Task description: Copy out the entries below exactly as they stand, but only from the line containing "Exactly one of" through the line containing "[12] O(¬r ⊃ g)".

══════

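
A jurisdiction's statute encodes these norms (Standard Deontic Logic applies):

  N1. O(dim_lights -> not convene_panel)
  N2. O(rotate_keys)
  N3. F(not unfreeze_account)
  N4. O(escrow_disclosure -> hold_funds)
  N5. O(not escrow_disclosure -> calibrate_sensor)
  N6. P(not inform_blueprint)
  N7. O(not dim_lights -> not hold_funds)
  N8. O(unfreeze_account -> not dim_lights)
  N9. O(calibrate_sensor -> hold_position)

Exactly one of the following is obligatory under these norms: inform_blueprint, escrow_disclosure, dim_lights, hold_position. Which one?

F(not unfreeze_account) at premise 3 means O(unfreeze_account).
With premise 8, O(unfreeze_account -> not dim_lights), the K-axiom yields O(not dim_lights).
From O(not dim_lights) and premise 7, O(not dim_lights -> not hold_funds), we obtain O(not hold_funds).
Premise 4, O(escrow_disclosure -> hold_funds), contraposes to O(not hold_funds -> not escrow_disclosure); with O(not hold_funds) we get O(not escrow_disclosure).
Premise 5 is O(not escrow_disclosure -> calibrate_sensor); since O(not escrow_disclosure), deontic closure gives O(calibrate_sensor).
From O(calibrate_sensor) and premise 9, O(calibrate_sensor -> hold_position), we obtain O(hold_position).
So O(hold_position) holds — hold_position is obligatory. None of the other listed options is made obligatory by any chain of premises.

hold_position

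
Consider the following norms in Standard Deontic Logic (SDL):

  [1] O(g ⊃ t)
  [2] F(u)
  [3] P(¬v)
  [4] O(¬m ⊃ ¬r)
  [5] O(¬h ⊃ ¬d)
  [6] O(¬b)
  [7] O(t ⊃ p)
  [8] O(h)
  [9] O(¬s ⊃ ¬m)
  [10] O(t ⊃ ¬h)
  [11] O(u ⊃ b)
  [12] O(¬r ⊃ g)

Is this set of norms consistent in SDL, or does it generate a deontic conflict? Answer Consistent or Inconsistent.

Premise 11 is O(u ⊃ b), but O(u) is not derivable from the premises, so it does not yield O(b).
So O(b) is not derivable, and the apparent clash with O(¬b) does not arise.
A world satisfying every obligation exists (e.g. b=false, d=false, g=false, h=true, m=true, p=false, r=true, s=true, t=false, u=false, v=false); no atom is both obligatory and forbidden, so the set is consistent.

Consistent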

══════

Expected answer:
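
Exactly one of the following is obligatory under these norms: inform_blueprint, escrow_disclosure, dim_lights, hold_position. Which one?

F(not unfreeze_account) at premise 3 means O(unfreeze_account).
With premise 8, O(unfreeze_account -> not dim_lights), the K-axiom yields O(not dim_lights).
From O(not dim_lights) and premise 7, O(not dim_lights -> not hold_funds), we obtain O(not hold_funds).
Premise 4, O(escrow_disclosure -> hold_funds), contraposes to O(not hold_funds -> not escrow_disclosure); with O(not hold_funds) we get O(not escrow_disclosure).
Premise 5 is O(not escrow_disclosure -> calibrate_sensor); since O(not escrow_disclosure), deontic closure gives O(calibrate_sensor).
From O(calibrate_sensor) and premise 9, O(calibrate_sensor -> hold_position), we obtain O(hold_position).
So O(hold_position) holds — hold_position is obligatory. None of the other listed options is made obligatory by any chain of premises.

hold_position

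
Consider the following norms in Standard Deontic Logic (SDL):

  [1] O(g ⊃ t)
  [2] F(u)
  [3] P(¬v)
  [4] O(¬m ⊃ ¬r)
  [5] O(¬h ⊃ ¬d)
  [6] O(¬b)
  [7] O(t ⊃ p)
  [8] O(h)
  [9] O(¬s ⊃ ¬m)
  [10] O(t ⊃ ¬h)
  [11] O(u ⊃ b)
  [12] O(¬r ⊃ g)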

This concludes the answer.